(Collected data entries)
━━━━━━━━━━

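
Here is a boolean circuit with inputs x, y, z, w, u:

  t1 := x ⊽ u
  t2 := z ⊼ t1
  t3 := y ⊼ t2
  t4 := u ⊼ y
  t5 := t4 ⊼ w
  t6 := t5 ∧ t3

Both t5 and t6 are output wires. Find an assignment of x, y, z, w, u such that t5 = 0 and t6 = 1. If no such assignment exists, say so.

Across all 32 input combinations, none give both t5 = 0 and t6 = 1.

no solution exists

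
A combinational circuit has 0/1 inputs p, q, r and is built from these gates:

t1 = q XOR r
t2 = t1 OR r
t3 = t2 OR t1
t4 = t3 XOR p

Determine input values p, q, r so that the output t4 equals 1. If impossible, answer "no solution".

t4 = t3 XOR p must be 1, so t3 and p differ.
Check with p=0, q=1, r=0:
t1 = q XOR r = 1 XOR 0 = 1
t2 = t1 OR r = 1 OR 0 = 1
t3 = t2 OR t1 = 1 OR 1 = 1
t4 = t3 XOR p = 1 XOR 0 = 1
So t4 = 1 as required.

p=0, q=1, r=0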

━━━━━━━━━━

WHAT TO DO:
Print each entry exactly as it appears above.

ANSWER TO THE EXERCISE:
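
Here is a boolean circuit with inputs x, y, z, w, u:

  t1 := x ⊽ u
  t2 := z ⊼ t1
  t3 := y ⊼ t2
  t4 := u ⊼ y
  t5 := t4 ⊼ w
  t6 := t5 ∧ t3

Both t5 and t6 are output wires. Find an assignment of x, y, z, w, u such that t5 = 0 and t6 = 1. If no such assignment exists, say so.

Across all 32 input combinations, none give both t5 = 0 and t6 = 1.

no solution exists

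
A combinational circuit has 0/1 inputs p, q, r and is built from these gates:

t1 = q XOR r
t2 = t1 OR r
t3 = t2 OR t1
t4 = t3 XOR p

Determine input values p, q, r so that the output t4 equals 1. If impossible, answer "no solution".

t4 = t3 XOR p must be 1, so t3 and p differ.
Check with p=0, q=1, r=0:
t1 = q XOR r = 1 XOR 0 = 1
t2 = t1 OR r = 1 OR 0 = 1
t3 = t2 OR t1 = 1 OR 1 = 1
t4 = t3 XOR p = 1 XOR 0 = 1
So t4 = 1 as required.

p=0, q=1, r=0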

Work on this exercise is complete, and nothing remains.